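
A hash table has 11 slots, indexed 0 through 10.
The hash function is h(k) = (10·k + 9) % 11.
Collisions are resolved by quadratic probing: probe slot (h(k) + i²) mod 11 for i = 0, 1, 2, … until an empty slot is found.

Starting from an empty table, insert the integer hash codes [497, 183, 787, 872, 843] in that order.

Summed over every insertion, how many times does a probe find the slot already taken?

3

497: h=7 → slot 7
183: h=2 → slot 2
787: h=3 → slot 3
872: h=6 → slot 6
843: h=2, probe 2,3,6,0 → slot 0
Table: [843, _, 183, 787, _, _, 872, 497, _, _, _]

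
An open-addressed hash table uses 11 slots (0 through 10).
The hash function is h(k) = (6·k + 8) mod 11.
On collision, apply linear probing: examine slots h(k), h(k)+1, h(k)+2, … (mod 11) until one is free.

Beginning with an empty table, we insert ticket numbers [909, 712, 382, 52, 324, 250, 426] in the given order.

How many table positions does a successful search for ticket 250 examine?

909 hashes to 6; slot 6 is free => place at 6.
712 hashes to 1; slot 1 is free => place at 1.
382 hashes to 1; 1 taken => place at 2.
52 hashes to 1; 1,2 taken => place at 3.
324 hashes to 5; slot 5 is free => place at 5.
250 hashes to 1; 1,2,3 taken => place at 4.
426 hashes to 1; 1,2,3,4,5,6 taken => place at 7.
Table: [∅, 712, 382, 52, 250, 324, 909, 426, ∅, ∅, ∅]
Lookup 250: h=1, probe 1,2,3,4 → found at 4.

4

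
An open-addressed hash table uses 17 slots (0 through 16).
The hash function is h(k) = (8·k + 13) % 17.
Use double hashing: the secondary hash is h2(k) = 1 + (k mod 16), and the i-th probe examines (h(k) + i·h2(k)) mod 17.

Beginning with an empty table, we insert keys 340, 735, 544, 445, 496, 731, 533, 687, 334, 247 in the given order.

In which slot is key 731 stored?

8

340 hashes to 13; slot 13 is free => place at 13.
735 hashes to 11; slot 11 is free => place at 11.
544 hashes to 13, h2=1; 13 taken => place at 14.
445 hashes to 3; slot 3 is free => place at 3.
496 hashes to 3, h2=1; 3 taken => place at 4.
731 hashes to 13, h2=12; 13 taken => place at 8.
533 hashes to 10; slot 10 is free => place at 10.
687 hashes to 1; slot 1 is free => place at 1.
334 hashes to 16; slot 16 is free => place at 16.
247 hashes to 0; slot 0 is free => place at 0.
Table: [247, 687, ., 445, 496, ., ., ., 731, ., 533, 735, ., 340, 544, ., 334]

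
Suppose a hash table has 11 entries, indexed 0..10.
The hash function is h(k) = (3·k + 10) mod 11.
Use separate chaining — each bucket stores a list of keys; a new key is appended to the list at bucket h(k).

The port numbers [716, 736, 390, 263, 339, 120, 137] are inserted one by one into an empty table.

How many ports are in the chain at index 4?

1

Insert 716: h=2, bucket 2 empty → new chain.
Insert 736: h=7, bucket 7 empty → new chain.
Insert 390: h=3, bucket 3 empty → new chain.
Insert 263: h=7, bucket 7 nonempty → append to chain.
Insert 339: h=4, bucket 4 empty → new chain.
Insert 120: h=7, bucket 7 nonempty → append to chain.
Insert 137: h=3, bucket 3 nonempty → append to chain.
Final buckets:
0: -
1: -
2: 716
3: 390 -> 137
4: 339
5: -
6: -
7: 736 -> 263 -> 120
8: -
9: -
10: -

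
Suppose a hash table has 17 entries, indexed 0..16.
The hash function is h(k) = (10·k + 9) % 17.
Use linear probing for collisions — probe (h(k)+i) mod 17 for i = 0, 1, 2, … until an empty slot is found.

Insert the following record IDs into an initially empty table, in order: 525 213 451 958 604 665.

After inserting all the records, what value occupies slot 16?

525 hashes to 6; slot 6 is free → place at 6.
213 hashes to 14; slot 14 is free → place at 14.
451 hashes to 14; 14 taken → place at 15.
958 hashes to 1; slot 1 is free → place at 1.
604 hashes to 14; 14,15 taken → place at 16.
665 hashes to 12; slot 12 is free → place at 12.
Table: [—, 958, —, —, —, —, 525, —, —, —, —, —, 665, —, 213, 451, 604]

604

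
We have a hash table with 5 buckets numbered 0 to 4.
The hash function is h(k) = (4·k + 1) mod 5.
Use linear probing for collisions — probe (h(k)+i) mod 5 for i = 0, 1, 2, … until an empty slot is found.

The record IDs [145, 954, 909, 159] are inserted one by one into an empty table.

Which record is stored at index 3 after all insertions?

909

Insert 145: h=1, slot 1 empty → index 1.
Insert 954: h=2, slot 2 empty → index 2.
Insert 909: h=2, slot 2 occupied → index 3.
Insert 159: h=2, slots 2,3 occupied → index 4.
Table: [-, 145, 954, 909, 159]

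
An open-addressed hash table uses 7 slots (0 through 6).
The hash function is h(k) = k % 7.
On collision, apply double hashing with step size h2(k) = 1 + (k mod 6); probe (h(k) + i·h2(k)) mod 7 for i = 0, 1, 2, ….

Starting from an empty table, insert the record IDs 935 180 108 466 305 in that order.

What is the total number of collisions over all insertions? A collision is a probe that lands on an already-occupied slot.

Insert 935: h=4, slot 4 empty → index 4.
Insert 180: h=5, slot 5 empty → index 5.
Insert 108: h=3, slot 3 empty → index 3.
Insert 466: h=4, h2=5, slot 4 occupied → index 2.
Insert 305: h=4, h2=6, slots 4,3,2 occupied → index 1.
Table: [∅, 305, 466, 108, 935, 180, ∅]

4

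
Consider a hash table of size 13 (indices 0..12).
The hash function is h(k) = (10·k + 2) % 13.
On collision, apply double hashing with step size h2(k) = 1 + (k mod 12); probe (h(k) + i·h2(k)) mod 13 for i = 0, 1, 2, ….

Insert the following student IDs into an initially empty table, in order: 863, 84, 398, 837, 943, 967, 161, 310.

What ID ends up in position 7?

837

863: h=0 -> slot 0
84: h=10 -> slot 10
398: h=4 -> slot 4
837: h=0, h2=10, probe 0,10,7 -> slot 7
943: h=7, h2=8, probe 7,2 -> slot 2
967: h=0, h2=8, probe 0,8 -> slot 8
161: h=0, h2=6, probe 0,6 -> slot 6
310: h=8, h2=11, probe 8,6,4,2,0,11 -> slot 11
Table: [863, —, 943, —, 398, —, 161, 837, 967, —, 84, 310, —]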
____
Problem: The lines of the records that contain the string "with" should be located and copied.

Output for this exercise:
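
Beginning with an empty table, we insert ticket numbers [909, 712, 382, 52, 324, 250, 426] in the given order.
Beginning with an empty table, we insert keys 340, 735, 544, 445, 496, 731, 533, 687, 334, 247 in the given order.
We have a hash table with 5 buckets numbered 0 to 4.
On collision, apply double hashing with step size h2(k) = 1 + (k mod 6); probe (h(k) + i·h2(k)) mod 7 for i = 0, 1, 2, ….
On collision, apply double hashing with step size h2(k) = 1 + (k mod 12); probe (h(k) + i·h2(k)) mod 13 for i = 0, 1, 2, ….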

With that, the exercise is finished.